### Dataset entries

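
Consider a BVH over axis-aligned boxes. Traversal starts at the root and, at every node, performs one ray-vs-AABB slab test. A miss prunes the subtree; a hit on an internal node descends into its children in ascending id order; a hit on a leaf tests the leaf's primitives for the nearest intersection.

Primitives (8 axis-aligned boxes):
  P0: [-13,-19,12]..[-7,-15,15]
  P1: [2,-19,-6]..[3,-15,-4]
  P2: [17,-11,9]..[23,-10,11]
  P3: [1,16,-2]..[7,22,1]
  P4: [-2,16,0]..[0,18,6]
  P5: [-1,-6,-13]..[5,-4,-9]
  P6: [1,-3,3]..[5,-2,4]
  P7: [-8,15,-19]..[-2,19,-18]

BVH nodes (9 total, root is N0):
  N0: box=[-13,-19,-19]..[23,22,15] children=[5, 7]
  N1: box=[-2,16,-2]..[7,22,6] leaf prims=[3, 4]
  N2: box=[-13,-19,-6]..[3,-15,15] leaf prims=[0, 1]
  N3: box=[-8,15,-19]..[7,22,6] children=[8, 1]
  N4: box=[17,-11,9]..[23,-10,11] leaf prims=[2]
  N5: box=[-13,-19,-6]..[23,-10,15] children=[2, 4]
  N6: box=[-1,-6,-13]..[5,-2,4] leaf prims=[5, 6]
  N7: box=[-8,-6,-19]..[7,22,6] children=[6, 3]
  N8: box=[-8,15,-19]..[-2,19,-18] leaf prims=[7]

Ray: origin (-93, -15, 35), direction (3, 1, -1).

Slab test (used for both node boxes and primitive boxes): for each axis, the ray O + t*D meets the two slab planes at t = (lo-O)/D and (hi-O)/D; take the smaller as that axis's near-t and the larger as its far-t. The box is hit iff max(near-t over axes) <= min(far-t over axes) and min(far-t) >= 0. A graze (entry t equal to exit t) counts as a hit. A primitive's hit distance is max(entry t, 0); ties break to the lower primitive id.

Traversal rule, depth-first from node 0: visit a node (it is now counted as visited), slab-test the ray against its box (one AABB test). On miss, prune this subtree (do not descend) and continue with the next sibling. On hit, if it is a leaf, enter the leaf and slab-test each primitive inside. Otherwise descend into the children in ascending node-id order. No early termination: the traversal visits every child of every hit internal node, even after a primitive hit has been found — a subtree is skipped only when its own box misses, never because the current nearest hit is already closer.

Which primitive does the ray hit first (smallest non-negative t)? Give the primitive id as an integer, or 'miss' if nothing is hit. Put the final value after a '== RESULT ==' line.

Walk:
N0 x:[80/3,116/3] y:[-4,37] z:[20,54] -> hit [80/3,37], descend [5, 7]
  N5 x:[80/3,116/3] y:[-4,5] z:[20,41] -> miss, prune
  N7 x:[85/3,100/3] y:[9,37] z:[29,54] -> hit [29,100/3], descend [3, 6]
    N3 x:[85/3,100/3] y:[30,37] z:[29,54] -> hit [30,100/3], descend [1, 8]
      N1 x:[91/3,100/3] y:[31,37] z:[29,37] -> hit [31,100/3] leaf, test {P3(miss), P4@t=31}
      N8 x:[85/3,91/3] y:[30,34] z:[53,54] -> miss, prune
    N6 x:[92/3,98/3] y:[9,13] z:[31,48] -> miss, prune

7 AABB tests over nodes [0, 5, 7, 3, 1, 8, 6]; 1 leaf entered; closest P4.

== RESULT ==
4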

######
### Dataset entries

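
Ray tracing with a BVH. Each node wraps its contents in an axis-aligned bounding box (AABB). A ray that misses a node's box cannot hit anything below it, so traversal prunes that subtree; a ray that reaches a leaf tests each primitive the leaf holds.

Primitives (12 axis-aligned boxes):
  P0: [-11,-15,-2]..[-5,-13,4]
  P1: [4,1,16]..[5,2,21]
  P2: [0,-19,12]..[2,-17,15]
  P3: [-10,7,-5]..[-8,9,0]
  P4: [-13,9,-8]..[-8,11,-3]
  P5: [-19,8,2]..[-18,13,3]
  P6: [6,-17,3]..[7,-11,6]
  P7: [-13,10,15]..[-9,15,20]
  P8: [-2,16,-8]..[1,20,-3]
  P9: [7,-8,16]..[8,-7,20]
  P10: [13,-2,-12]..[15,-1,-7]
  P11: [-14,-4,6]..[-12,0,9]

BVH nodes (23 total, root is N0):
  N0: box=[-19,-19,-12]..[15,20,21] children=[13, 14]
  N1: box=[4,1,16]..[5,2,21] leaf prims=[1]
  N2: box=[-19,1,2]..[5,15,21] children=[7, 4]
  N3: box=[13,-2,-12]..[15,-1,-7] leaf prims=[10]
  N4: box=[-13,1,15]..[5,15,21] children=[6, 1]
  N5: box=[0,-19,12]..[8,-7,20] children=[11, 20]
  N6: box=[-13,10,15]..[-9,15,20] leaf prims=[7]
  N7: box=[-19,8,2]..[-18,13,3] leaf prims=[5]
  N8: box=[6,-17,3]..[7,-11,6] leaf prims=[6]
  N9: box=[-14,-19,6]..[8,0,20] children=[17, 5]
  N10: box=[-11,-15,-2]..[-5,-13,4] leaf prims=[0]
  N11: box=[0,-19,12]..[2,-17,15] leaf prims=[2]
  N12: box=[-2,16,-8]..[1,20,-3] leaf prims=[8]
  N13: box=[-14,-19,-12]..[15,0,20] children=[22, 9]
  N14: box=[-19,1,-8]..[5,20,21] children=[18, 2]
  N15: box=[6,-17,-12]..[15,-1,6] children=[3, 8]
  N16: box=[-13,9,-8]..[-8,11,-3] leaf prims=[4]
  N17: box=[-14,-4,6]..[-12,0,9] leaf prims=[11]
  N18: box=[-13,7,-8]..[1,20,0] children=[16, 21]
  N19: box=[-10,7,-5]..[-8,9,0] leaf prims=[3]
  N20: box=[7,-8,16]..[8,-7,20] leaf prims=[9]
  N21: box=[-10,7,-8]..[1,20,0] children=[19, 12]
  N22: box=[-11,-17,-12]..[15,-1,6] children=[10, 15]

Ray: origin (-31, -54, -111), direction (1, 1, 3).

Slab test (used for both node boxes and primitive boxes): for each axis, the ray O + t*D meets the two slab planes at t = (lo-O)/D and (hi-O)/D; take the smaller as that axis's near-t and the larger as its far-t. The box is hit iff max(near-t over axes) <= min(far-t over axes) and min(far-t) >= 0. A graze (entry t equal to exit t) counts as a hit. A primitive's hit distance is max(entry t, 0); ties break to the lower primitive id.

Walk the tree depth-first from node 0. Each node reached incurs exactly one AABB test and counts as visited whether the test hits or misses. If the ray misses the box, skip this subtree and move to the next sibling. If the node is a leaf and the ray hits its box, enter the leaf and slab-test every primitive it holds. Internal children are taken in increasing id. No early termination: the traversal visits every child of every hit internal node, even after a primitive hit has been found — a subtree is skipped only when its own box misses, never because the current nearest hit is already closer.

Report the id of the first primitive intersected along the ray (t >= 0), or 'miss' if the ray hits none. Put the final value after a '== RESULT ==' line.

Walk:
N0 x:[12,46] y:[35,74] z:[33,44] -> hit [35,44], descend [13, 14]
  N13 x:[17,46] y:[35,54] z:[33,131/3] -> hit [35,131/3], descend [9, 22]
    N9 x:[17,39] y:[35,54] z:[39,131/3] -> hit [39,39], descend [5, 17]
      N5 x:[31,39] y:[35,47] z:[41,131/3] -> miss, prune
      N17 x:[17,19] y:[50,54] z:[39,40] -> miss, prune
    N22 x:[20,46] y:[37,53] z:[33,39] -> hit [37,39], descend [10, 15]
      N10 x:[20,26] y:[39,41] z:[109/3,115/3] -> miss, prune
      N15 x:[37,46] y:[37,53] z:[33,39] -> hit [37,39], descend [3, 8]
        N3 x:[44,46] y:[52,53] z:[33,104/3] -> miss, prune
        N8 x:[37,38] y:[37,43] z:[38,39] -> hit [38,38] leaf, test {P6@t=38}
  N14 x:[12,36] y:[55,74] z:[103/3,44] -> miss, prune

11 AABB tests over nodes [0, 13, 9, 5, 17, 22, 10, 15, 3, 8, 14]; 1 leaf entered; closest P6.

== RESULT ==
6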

######

* _About this exercise_
Taking the entries above, restate exactly those lines that fall between the line with "Consider a BVH" and the line with "Primitives (8 axis-aligned", keeping both of those lines too.

* _Answer to the exercise_
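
Consider a BVH over axis-aligned boxes. Traversal starts at the root and, at every node, performs one ray-vs-AABB slab test. A miss prunes the subtree; a hit on an internal node descends into its children in ascending id order; a hit on a leaf tests the leaf's primitives for the nearest intersection.

Primitives (8 axis-aligned boxes):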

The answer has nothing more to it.